==== Data listing
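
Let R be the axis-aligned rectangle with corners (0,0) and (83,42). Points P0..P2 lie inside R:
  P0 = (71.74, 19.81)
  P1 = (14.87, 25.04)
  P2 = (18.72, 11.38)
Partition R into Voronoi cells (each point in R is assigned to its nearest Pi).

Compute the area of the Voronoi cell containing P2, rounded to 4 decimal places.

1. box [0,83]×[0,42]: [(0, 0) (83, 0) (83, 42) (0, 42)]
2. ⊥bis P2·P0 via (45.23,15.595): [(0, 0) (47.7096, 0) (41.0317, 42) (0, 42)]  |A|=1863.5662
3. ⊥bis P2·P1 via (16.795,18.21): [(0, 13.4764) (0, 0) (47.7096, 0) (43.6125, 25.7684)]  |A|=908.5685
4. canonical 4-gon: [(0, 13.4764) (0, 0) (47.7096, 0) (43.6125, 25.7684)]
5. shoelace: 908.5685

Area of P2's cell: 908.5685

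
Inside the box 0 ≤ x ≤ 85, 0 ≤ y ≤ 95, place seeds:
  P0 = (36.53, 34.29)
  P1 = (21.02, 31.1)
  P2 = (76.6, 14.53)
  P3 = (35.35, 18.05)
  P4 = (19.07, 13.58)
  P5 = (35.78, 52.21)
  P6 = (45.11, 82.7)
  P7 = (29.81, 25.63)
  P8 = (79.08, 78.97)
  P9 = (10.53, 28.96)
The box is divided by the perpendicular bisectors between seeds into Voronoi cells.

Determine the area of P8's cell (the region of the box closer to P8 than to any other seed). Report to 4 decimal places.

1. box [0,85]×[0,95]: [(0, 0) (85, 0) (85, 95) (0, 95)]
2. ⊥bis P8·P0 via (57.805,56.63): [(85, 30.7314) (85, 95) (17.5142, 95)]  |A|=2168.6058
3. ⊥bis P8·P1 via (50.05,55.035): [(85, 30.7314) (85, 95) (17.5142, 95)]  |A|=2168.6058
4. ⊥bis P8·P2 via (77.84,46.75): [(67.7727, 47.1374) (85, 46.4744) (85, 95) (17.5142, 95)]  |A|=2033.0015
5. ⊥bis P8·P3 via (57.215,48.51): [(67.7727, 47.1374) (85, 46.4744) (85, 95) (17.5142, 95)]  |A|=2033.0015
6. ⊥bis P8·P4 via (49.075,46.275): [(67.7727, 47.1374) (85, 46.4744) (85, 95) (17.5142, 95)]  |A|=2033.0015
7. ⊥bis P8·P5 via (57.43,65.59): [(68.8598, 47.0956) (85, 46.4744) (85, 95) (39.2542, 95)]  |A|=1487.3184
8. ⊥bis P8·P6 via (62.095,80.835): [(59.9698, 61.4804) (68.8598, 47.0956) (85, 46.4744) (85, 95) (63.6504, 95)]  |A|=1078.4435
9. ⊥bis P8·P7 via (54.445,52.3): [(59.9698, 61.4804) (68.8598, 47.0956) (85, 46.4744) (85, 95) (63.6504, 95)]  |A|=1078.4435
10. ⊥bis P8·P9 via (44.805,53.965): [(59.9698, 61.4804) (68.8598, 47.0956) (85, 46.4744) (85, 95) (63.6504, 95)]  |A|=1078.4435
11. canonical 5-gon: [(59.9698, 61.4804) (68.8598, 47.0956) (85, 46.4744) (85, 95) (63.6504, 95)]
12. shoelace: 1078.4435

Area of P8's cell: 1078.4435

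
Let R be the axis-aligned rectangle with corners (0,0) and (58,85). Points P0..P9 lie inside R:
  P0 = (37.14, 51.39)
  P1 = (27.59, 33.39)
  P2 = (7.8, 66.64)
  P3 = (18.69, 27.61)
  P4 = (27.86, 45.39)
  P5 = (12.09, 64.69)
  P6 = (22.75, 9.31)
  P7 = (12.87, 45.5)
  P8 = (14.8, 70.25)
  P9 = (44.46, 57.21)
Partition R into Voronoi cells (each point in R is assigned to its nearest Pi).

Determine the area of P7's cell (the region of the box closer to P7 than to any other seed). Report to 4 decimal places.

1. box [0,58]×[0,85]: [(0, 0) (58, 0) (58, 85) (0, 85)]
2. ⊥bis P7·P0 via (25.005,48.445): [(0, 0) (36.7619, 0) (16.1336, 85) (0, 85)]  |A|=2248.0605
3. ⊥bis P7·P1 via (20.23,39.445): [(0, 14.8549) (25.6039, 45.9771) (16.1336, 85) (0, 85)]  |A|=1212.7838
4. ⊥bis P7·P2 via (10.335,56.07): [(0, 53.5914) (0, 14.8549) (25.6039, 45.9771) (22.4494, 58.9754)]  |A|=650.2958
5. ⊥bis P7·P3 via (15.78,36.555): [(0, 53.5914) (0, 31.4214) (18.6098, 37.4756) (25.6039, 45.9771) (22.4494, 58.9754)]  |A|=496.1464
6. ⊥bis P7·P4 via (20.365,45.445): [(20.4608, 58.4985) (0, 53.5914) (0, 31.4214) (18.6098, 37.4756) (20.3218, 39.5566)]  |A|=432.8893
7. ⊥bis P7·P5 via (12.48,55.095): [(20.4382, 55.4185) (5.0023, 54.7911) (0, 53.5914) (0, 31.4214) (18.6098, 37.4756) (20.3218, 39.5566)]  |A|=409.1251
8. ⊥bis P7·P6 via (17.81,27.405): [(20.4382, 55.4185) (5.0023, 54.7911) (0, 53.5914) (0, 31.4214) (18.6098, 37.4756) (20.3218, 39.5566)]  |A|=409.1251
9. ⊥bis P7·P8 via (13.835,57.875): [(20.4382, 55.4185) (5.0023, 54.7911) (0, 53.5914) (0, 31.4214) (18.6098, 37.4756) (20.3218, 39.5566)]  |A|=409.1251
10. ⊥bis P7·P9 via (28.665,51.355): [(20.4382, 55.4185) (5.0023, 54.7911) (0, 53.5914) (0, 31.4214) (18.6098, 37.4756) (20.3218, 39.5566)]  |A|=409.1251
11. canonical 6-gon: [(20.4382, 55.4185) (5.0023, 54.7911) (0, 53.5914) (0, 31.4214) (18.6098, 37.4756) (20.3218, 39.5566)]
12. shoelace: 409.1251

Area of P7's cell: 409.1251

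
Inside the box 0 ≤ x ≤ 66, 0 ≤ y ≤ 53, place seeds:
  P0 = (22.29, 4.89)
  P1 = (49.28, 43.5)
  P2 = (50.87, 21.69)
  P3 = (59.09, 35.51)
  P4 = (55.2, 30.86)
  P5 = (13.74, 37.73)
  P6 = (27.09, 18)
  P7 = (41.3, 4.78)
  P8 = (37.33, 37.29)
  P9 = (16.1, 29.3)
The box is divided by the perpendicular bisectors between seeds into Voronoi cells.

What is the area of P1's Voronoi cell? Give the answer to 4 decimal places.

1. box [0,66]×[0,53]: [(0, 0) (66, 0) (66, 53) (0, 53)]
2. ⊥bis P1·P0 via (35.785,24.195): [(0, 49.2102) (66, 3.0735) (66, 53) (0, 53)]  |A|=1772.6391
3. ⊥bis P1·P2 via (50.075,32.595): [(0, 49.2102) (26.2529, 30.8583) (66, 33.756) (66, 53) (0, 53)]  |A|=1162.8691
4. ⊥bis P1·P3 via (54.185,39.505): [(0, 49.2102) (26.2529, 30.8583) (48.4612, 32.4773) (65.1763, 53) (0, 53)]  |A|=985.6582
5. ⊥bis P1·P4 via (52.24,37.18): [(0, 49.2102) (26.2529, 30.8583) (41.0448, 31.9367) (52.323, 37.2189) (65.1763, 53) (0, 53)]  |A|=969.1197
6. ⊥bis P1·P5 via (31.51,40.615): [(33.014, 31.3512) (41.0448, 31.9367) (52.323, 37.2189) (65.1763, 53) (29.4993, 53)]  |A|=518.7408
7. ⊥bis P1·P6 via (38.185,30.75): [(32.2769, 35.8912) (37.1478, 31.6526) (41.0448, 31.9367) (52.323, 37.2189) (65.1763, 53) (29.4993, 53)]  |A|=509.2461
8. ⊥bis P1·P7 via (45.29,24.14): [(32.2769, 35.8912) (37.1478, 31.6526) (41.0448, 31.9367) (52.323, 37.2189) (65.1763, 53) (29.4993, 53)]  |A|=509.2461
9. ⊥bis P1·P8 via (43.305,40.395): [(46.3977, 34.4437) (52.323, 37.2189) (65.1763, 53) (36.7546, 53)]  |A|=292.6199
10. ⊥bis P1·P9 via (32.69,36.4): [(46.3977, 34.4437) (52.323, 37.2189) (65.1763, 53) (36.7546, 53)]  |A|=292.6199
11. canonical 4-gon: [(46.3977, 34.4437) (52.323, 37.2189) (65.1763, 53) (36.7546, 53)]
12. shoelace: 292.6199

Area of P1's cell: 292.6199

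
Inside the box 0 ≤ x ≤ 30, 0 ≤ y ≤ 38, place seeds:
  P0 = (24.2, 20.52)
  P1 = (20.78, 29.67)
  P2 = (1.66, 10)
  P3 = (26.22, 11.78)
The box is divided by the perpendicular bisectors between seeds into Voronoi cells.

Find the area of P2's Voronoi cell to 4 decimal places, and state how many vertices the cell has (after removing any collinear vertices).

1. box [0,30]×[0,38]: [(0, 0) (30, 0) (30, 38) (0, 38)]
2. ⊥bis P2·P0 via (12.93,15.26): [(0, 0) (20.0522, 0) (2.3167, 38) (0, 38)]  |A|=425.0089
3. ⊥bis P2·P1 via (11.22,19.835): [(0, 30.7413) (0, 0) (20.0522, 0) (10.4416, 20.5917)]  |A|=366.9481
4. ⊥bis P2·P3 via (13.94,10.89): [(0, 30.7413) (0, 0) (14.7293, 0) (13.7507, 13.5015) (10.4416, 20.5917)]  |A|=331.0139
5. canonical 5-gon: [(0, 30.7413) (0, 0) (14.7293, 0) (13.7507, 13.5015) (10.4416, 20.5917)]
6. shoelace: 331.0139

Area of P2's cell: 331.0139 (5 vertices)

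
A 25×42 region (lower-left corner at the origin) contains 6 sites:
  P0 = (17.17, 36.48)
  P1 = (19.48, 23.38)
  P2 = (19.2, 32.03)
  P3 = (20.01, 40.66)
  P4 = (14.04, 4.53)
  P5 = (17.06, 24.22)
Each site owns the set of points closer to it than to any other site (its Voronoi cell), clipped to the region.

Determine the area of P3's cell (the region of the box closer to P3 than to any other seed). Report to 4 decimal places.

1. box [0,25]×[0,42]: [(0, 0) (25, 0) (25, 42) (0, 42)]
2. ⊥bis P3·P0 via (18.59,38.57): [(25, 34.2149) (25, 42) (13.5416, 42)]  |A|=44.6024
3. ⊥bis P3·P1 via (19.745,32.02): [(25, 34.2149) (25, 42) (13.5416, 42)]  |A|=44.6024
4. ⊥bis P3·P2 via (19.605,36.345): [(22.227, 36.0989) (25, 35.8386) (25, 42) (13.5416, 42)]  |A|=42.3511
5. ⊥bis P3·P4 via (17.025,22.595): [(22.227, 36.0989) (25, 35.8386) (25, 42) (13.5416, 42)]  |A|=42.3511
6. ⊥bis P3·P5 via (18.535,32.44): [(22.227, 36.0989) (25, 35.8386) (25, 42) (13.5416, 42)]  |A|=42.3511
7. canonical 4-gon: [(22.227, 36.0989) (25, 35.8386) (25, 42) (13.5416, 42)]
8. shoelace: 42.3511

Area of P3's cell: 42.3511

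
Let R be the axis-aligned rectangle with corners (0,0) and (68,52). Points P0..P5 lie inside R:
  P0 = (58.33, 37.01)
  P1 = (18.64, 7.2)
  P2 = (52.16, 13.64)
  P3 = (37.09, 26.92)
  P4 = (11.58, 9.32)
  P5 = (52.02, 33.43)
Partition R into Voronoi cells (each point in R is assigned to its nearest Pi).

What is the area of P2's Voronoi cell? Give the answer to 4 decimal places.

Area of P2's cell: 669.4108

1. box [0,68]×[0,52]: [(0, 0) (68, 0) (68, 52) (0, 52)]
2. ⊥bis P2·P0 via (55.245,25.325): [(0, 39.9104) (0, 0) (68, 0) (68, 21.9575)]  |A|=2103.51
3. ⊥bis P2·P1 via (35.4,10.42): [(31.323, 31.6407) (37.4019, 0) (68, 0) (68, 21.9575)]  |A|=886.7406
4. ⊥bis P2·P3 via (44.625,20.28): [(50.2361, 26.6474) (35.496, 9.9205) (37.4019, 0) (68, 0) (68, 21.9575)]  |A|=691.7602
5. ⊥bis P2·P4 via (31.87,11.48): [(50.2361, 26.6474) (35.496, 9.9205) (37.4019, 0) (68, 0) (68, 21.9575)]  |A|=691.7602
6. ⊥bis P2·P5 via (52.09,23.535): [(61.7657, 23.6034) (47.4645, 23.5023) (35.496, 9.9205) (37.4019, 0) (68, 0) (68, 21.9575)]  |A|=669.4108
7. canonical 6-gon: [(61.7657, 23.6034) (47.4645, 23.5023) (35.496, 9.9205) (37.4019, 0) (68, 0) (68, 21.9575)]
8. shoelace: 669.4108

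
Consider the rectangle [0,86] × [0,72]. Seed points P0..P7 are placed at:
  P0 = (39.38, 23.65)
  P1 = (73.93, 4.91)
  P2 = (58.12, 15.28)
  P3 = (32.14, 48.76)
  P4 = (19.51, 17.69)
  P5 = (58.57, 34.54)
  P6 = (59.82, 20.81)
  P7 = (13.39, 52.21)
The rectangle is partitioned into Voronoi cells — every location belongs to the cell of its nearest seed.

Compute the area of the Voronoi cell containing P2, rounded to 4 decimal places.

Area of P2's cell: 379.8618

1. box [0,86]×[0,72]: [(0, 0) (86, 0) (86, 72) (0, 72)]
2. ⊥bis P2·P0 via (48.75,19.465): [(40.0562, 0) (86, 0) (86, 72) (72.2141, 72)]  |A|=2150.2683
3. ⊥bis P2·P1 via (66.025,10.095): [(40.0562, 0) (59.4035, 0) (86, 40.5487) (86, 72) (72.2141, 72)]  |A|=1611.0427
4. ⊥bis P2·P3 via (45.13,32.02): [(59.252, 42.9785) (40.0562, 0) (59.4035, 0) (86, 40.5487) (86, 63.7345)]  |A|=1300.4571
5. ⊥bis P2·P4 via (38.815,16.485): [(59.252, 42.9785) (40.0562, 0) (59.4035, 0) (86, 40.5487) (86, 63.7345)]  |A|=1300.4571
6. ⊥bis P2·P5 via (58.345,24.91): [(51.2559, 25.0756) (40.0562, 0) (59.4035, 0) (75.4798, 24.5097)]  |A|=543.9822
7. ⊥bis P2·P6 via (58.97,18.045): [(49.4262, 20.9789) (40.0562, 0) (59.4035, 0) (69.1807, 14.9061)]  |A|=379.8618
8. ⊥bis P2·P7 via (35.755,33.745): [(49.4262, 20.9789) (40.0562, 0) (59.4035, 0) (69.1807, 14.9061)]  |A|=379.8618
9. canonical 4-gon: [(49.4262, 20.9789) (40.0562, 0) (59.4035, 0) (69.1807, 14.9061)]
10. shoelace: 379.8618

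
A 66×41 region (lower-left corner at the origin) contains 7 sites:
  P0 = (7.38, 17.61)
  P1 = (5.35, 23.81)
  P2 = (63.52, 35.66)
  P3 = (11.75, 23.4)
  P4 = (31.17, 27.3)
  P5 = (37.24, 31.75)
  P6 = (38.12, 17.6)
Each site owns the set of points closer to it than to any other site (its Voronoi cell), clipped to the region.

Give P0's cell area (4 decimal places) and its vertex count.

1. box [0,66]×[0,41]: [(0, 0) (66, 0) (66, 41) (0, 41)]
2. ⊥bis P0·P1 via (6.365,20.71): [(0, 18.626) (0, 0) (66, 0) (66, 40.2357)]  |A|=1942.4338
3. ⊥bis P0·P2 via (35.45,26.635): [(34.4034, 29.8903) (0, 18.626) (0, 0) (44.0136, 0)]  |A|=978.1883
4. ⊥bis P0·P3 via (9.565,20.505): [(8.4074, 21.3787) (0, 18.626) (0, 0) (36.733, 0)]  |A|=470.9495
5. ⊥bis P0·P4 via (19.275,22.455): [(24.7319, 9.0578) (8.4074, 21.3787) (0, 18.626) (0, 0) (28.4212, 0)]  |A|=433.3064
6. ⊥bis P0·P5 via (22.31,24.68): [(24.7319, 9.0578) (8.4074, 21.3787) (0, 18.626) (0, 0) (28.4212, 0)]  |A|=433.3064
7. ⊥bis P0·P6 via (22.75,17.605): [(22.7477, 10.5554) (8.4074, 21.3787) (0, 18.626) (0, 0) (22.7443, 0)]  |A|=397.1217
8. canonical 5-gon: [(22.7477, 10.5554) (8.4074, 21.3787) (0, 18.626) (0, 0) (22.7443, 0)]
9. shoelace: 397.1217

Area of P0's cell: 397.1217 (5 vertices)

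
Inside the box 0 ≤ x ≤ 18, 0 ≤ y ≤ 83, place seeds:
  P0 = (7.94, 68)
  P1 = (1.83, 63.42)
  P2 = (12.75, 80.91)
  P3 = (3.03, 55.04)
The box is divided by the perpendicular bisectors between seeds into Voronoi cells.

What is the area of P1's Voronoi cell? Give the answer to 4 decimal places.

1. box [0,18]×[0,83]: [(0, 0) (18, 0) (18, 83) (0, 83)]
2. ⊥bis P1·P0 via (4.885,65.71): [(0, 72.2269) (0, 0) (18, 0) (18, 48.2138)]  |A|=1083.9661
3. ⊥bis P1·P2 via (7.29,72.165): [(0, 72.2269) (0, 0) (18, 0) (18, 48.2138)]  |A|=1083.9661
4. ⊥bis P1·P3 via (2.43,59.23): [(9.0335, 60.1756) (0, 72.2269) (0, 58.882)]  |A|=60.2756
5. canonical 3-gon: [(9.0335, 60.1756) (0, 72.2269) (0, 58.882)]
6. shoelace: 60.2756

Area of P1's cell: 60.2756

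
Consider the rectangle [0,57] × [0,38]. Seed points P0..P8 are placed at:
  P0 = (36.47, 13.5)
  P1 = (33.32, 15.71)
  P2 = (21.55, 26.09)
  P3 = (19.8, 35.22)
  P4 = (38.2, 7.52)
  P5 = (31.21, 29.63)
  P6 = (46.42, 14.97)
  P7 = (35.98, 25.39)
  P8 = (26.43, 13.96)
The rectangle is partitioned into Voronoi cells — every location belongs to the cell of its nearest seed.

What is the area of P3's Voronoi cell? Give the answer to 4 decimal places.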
========
* **About this task**
A copy of each line above that holds the word "origin" is the expected answer.

* **Written reply**
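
A 25×42 region (lower-left corner at the origin) contains 6 sites:
A 66×41 region (lower-left corner at the origin) contains 7 sites: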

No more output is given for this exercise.